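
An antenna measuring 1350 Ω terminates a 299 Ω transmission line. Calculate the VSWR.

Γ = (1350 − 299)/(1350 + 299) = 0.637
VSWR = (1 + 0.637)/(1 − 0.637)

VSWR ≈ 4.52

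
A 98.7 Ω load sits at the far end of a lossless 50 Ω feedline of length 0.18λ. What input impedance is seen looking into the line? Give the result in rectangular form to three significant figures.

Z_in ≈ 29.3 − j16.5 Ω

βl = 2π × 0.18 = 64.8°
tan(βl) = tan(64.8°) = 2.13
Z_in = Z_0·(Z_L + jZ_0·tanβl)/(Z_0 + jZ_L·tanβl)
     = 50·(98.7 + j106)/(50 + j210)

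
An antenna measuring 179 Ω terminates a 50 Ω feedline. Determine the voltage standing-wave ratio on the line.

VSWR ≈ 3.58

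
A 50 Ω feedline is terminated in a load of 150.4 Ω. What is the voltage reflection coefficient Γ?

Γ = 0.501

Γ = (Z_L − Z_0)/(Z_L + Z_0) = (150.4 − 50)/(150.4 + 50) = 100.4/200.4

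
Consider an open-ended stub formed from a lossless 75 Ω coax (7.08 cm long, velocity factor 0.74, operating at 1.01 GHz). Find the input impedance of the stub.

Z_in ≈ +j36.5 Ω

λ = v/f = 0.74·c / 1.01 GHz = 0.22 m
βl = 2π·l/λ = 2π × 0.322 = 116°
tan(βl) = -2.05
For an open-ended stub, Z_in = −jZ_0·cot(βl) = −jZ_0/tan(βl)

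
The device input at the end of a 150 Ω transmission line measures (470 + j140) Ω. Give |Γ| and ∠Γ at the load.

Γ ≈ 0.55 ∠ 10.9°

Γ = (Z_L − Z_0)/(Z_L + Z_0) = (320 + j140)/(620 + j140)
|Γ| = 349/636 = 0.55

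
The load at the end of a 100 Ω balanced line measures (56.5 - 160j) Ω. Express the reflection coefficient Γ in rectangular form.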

## TASK ITEM
Reproduce every line of the data exactly as it was written.

## RESULT OF THE TASK
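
An antenna measuring 1350 Ω terminates a 299 Ω transmission line. Calculate the VSWR.

Γ = (1350 − 299)/(1350 + 299) = 0.637
VSWR = (1 + 0.637)/(1 − 0.637)

VSWR ≈ 4.52

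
A 98.7 Ω load sits at the far end of a lossless 50 Ω feedline of length 0.18λ. What input impedance is seen looking into the line? Give the result in rectangular form to three significant figures.

Z_in ≈ 29.3 − j16.5 Ω

βl = 2π × 0.18 = 64.8°
tan(βl) = tan(64.8°) = 2.13
Z_in = Z_0·(Z_L + jZ_0·tanβl)/(Z_0 + jZ_L·tanβl)
     = 50·(98.7 + j106)/(50 + j210)

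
An antenna measuring 179 Ω terminates a 50 Ω feedline. Determine the voltage standing-wave ratio on the line.

VSWR ≈ 3.58

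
A 50 Ω feedline is terminated in a load of 150.4 Ω. What is the voltage reflection coefficient Γ?

Γ = 0.501

Γ = (Z_L − Z_0)/(Z_L + Z_0) = (150.4 − 50)/(150.4 + 50) = 100.4/200.4

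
Consider an open-ended stub formed from a lossless 75 Ω coax (7.08 cm long, velocity factor 0.74, operating at 1.01 GHz). Find the input impedance of the stub.

Z_in ≈ +j36.5 Ω

λ = v/f = 0.74·c / 1.01 GHz = 0.22 m
βl = 2π·l/λ = 2π × 0.322 = 116°
tan(βl) = -2.05
For an open-ended stub, Z_in = −jZ_0·cot(βl) = −jZ_0/tan(βl)

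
The device input at the end of a 150 Ω transmission line measures (470 + j140) Ω. Give |Γ| and ∠Γ at the load.

Γ ≈ 0.55 ∠ 10.9°

Γ = (Z_L − Z_0)/(Z_L + Z_0) = (320 + j140)/(620 + j140)
|Γ| = 349/636 = 0.55

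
The load at the end of a 100 Ω balanced line measures (56.5 - 160j) Ω. Express the reflection coefficient Γ in rectangular form.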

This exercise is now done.